ACTIVITY
Look through the data below and say how many of its lines contain "inductance", adding nothing else.

^^^^

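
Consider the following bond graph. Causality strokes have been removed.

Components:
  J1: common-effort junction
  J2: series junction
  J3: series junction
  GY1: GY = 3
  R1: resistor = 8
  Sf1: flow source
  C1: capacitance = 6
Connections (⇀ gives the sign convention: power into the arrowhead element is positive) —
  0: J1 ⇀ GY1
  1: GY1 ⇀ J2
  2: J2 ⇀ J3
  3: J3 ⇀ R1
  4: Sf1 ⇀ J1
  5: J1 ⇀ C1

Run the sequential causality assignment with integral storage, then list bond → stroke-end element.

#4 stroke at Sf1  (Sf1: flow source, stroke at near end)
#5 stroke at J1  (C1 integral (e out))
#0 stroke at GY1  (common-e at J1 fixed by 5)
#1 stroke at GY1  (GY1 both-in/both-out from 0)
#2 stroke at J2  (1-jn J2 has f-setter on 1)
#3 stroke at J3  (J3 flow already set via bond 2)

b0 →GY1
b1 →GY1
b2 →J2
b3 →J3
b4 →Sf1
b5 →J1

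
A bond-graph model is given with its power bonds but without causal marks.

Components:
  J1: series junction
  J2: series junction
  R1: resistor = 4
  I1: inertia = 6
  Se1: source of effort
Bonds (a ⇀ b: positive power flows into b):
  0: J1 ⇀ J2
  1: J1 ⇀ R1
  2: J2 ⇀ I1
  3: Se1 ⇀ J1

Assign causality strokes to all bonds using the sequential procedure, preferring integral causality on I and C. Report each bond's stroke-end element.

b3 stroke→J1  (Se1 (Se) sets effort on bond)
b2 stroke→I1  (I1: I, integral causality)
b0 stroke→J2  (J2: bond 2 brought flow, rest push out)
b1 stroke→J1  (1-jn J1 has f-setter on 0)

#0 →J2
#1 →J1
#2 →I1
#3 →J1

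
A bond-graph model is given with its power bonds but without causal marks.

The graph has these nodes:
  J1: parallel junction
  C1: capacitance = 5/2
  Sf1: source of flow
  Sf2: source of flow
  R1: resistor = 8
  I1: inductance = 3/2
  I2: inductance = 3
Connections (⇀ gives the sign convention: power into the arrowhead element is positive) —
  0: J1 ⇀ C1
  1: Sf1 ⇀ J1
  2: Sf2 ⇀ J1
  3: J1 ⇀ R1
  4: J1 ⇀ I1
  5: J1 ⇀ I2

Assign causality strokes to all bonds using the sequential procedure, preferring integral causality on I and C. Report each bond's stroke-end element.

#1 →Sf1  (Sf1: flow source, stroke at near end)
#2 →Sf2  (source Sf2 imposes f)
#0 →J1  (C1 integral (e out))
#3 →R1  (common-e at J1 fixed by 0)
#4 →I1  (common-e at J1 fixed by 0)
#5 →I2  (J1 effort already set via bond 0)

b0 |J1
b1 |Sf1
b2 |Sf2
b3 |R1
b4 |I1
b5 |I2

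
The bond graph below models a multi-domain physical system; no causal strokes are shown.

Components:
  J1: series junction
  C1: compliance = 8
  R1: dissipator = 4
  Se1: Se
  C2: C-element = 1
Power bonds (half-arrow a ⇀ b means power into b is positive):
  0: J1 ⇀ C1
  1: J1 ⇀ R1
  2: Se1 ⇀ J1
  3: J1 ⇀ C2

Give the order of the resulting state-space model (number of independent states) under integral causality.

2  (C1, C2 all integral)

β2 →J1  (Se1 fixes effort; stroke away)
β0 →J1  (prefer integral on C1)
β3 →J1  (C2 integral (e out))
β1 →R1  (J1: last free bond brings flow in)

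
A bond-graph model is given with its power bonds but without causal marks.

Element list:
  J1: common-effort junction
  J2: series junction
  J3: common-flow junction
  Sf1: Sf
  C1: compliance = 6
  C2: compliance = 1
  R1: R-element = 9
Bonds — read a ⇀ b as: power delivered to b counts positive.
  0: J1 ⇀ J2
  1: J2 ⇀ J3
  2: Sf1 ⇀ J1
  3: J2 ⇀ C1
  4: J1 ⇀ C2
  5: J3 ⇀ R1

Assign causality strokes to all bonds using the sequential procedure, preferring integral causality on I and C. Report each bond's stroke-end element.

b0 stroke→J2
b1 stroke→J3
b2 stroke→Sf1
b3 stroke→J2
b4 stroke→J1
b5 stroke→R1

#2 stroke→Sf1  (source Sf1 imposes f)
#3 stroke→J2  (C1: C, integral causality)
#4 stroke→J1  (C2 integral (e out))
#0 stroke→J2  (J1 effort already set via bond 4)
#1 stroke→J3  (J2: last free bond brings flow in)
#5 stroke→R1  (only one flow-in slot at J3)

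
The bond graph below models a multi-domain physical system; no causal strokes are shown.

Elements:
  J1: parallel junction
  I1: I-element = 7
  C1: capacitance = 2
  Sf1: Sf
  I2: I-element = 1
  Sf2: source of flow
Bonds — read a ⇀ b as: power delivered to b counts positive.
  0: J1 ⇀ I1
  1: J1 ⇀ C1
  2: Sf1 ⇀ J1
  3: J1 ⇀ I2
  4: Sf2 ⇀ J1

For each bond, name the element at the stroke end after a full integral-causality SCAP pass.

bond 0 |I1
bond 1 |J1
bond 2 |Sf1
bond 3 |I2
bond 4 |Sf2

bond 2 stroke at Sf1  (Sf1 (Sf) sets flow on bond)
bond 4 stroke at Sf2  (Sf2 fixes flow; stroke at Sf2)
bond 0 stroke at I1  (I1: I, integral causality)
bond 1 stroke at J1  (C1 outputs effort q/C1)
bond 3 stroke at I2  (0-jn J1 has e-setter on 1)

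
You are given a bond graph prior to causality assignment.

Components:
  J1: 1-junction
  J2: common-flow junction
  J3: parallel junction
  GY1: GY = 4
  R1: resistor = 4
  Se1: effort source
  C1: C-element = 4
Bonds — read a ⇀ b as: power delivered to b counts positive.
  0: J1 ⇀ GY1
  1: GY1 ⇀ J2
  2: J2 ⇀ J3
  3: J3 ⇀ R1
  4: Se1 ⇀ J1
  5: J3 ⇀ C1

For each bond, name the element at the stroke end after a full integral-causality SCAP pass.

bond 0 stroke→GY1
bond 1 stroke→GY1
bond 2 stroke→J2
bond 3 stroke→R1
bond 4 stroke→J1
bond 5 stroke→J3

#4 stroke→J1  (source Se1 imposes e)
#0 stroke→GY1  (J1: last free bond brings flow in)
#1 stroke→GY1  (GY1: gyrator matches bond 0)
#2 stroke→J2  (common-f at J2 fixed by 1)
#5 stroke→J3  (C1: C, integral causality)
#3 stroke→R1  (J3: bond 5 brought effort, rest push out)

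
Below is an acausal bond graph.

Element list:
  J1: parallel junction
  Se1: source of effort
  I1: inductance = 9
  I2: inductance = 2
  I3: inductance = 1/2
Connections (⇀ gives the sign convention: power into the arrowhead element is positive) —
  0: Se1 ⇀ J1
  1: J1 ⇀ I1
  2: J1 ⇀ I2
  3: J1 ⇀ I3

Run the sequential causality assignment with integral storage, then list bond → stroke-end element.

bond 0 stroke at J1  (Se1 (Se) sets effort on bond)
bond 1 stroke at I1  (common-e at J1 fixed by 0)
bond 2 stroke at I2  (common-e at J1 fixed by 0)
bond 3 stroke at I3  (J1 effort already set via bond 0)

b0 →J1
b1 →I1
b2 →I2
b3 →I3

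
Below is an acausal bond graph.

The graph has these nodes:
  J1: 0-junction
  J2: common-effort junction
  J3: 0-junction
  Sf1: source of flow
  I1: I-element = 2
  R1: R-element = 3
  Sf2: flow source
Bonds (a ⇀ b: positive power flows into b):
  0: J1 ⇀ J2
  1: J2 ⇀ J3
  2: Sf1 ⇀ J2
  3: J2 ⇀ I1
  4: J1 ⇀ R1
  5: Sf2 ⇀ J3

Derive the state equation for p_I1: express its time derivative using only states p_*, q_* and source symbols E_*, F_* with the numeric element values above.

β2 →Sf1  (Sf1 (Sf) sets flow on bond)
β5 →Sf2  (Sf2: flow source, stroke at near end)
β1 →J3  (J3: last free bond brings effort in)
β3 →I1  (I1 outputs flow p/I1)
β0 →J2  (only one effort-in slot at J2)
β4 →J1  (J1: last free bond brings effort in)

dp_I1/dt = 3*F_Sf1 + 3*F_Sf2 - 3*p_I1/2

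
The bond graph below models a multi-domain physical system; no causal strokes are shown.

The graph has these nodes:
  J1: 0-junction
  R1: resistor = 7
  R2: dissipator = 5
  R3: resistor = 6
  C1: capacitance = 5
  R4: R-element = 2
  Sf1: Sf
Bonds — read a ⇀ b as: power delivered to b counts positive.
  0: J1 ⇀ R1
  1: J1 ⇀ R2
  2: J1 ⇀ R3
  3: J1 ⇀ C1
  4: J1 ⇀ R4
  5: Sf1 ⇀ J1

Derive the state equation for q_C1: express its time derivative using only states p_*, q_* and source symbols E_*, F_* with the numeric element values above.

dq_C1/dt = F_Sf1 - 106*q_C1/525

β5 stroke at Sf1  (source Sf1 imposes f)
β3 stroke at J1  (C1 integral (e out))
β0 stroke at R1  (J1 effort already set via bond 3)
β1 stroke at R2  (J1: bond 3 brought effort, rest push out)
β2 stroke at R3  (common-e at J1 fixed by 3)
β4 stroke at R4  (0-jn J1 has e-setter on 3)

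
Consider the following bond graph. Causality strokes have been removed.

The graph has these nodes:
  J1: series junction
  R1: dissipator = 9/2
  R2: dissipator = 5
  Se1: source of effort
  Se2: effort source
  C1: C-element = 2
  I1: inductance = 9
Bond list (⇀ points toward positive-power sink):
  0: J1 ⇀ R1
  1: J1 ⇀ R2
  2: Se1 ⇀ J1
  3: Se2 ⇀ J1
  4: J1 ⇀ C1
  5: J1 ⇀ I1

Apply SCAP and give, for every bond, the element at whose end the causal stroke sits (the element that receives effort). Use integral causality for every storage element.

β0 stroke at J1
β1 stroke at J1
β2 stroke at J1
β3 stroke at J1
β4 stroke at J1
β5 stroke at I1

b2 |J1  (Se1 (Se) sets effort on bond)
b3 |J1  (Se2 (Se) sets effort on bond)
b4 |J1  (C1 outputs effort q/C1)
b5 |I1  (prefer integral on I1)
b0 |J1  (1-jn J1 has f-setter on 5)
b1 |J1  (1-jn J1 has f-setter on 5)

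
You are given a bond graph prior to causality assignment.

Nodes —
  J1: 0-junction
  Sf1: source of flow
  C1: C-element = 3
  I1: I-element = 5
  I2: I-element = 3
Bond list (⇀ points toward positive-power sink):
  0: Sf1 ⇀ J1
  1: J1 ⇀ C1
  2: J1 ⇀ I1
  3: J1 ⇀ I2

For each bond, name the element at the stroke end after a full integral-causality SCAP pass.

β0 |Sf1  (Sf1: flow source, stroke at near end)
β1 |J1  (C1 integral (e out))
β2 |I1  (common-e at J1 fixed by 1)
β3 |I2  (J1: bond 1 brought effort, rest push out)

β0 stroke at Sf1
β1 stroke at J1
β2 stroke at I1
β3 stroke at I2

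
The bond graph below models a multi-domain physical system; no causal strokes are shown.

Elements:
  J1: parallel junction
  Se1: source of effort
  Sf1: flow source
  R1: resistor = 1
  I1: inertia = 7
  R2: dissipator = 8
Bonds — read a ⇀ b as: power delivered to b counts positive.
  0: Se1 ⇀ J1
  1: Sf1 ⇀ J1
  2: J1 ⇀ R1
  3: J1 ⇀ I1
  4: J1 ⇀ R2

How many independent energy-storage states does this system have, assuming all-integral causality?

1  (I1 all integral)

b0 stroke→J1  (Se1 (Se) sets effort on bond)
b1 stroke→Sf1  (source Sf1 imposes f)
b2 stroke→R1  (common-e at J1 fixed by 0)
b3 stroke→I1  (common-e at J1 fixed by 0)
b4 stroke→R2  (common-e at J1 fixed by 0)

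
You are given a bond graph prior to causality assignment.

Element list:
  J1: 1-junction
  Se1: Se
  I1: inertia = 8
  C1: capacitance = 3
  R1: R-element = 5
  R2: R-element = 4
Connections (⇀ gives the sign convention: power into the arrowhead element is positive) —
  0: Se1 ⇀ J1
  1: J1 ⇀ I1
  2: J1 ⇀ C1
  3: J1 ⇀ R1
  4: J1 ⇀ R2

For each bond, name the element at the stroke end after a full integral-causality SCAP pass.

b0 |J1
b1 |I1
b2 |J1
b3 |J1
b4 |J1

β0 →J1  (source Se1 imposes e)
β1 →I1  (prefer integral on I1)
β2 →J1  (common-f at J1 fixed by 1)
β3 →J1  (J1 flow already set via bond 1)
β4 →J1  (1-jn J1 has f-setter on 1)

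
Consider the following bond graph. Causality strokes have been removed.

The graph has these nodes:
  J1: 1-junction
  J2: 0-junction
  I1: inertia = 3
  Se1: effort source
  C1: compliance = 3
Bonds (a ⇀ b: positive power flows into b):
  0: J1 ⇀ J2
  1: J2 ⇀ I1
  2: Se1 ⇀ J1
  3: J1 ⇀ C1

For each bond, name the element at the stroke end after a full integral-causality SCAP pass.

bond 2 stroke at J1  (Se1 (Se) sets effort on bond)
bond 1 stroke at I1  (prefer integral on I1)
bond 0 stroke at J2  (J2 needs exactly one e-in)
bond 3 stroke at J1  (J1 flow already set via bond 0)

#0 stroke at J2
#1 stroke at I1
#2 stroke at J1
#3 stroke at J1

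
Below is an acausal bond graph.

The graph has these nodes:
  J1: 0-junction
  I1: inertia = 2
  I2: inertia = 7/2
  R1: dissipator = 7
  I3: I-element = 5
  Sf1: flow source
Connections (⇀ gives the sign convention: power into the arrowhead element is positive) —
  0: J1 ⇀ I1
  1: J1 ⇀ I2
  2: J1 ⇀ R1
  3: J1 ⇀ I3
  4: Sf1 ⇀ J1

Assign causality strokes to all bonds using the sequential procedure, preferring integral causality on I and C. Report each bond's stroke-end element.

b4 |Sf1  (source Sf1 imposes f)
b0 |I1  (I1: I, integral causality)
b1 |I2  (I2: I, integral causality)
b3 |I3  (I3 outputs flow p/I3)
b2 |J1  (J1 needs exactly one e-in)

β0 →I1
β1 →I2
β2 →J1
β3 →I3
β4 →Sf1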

^^^^

OUTPUT FOR THIS TASK
6